Would you return the lines between the one holding "Subject 8 completed" and the one holding "Tariq's mental rotation", inclusive, and only those, exactly as they stand in the listing below?

** Opening DATASET block **

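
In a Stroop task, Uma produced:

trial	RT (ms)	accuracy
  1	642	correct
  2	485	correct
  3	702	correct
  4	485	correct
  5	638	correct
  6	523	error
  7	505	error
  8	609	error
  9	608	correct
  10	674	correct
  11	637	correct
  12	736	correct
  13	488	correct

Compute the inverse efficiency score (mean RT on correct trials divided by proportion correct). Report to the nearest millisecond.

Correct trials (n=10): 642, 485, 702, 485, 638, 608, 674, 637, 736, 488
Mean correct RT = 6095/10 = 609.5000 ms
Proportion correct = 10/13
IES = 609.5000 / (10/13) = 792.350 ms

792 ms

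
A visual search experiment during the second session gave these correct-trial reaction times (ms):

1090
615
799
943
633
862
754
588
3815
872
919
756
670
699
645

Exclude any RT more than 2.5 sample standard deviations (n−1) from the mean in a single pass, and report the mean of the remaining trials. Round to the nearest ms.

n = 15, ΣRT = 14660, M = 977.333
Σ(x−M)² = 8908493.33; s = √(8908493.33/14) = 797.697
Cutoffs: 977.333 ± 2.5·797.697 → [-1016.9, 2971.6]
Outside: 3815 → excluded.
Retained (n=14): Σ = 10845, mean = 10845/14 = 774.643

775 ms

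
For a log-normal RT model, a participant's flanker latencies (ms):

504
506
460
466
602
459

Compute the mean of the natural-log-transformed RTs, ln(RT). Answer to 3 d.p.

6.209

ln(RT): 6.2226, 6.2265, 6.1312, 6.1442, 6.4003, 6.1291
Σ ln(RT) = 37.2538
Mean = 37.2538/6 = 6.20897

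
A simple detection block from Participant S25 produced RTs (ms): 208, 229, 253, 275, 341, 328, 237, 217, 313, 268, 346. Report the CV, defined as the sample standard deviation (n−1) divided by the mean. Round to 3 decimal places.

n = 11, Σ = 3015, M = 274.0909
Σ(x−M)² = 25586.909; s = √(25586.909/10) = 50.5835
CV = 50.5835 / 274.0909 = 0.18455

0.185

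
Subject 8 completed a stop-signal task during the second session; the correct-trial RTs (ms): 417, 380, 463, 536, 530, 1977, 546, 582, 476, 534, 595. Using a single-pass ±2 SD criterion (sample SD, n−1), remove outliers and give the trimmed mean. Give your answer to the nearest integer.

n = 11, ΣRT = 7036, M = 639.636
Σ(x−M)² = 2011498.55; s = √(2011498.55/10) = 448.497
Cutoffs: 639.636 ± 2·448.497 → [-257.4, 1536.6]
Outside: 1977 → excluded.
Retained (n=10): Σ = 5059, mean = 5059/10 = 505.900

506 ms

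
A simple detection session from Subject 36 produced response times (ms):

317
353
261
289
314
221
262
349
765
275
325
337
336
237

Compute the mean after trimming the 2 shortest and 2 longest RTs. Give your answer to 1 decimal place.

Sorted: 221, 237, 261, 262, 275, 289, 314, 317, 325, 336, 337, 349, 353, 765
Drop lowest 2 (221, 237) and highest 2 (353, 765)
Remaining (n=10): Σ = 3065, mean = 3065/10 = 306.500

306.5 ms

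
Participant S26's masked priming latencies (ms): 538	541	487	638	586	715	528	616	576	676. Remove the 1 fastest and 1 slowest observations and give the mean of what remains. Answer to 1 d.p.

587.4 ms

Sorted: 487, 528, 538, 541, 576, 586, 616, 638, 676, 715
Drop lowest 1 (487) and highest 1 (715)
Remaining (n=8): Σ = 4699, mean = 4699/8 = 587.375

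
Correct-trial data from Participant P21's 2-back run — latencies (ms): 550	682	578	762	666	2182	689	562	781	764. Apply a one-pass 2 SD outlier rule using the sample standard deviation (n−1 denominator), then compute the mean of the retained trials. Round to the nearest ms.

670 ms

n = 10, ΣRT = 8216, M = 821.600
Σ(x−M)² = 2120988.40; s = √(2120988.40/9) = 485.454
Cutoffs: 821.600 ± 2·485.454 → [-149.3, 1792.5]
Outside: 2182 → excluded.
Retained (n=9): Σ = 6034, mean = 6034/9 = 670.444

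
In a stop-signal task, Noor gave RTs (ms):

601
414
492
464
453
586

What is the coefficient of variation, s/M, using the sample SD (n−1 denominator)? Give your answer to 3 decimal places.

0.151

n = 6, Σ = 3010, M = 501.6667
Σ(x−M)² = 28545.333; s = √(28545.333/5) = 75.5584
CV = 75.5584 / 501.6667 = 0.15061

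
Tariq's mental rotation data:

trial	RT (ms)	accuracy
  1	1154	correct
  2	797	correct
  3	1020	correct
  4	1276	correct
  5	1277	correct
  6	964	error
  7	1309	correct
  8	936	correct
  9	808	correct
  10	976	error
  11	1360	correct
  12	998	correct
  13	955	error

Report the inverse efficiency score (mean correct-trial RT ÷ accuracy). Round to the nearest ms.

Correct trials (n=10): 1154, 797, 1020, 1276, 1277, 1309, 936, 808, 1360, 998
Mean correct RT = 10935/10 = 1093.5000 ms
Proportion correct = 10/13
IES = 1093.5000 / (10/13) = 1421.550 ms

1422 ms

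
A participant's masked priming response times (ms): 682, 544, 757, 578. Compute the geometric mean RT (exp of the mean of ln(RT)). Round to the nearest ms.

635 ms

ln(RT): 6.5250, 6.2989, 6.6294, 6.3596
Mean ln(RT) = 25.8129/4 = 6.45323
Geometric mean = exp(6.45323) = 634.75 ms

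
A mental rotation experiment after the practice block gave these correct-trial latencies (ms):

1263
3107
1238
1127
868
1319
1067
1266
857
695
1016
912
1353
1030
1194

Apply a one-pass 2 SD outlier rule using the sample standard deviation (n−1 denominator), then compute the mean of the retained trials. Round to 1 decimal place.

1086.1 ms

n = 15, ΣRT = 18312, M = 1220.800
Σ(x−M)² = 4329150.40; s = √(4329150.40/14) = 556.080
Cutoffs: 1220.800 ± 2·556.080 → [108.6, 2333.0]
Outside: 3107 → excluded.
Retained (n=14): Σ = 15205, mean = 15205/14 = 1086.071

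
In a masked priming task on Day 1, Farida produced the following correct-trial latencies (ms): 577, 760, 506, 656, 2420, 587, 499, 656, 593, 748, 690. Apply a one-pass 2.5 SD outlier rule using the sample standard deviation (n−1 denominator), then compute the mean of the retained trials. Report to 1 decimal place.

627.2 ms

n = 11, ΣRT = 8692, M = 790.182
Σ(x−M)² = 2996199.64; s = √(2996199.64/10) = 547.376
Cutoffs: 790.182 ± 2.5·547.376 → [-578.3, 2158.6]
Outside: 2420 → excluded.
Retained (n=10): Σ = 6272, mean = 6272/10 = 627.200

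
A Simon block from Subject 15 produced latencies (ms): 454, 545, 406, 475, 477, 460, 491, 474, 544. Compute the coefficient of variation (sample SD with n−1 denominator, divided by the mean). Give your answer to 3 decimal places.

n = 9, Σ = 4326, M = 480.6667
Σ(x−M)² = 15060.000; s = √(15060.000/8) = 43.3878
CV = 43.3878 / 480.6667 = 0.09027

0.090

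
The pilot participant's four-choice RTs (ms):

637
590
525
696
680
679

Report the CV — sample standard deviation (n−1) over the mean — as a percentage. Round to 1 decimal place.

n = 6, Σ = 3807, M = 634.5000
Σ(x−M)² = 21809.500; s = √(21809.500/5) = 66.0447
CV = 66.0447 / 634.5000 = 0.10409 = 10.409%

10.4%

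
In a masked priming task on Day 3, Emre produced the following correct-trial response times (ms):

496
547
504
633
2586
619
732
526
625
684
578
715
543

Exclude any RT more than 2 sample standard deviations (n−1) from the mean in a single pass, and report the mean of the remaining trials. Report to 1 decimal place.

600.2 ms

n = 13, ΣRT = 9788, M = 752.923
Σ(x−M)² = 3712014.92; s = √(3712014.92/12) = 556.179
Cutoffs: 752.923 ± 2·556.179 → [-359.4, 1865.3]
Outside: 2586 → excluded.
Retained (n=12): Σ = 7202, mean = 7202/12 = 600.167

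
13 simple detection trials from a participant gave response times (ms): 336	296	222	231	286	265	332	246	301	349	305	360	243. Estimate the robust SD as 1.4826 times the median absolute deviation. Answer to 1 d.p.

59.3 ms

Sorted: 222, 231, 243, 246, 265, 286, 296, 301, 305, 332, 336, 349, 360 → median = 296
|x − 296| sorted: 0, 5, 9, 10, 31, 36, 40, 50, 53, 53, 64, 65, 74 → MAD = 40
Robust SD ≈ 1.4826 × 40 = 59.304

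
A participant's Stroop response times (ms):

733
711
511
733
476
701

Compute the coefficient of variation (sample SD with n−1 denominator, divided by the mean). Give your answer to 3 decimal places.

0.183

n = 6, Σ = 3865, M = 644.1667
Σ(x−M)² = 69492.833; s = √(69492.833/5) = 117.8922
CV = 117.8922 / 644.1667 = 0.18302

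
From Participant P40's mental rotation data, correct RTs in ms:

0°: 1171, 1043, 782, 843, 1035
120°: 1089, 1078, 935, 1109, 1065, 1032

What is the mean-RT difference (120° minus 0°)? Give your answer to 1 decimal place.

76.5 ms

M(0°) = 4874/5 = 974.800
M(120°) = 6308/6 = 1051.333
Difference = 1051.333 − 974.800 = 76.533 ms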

** Closing DATASET block **

**ANSWER TO THE EXERCISE**
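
Subject 8 completed a stop-signal task during the second session; the correct-trial RTs (ms): 417, 380, 463, 536, 530, 1977, 546, 582, 476, 534, 595. Using a single-pass ±2 SD criterion (sample SD, n−1), remove outliers and give the trimmed mean. Give your answer to the nearest integer.

n = 11, ΣRT = 7036, M = 639.636
Σ(x−M)² = 2011498.55; s = √(2011498.55/10) = 448.497
Cutoffs: 639.636 ± 2·448.497 → [-257.4, 1536.6]
Outside: 1977 → excluded.
Retained (n=10): Σ = 5059, mean = 5059/10 = 505.900

506 ms

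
A simple detection session from Subject 36 produced response times (ms):

317
353
261
289
314
221
262
349
765
275
325
337
336
237

Compute the mean after trimming the 2 shortest and 2 longest RTs. Give your answer to 1 decimal place.

Sorted: 221, 237, 261, 262, 275, 289, 314, 317, 325, 336, 337, 349, 353, 765
Drop lowest 2 (221, 237) and highest 2 (353, 765)
Remaining (n=10): Σ = 3065, mean = 3065/10 = 306.500

306.5 ms

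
Participant S26's masked priming latencies (ms): 538	541	487	638	586	715	528	616	576	676. Remove the 1 fastest and 1 slowest observations and give the mean of what remains. Answer to 1 d.p.

587.4 ms

Sorted: 487, 528, 538, 541, 576, 586, 616, 638, 676, 715
Drop lowest 1 (487) and highest 1 (715)
Remaining (n=8): Σ = 4699, mean = 4699/8 = 587.375

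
Correct-trial data from Participant P21's 2-back run — latencies (ms): 550	682	578	762	666	2182	689	562	781	764. Apply a one-pass 2 SD outlier rule using the sample standard deviation (n−1 denominator), then compute the mean of the retained trials. Round to the nearest ms.

670 ms

n = 10, ΣRT = 8216, M = 821.600
Σ(x−M)² = 2120988.40; s = √(2120988.40/9) = 485.454
Cutoffs: 821.600 ± 2·485.454 → [-149.3, 1792.5]
Outside: 2182 → excluded.
Retained (n=9): Σ = 6034, mean = 6034/9 = 670.444

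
In a stop-signal task, Noor gave RTs (ms):

601
414
492
464
453
586

What is the coefficient of variation, s/M, using the sample SD (n−1 denominator)? Give your answer to 3 decimal places.

0.151

n = 6, Σ = 3010, M = 501.6667
Σ(x−M)² = 28545.333; s = √(28545.333/5) = 75.5584
CV = 75.5584 / 501.6667 = 0.15061

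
Tariq's mental rotation data: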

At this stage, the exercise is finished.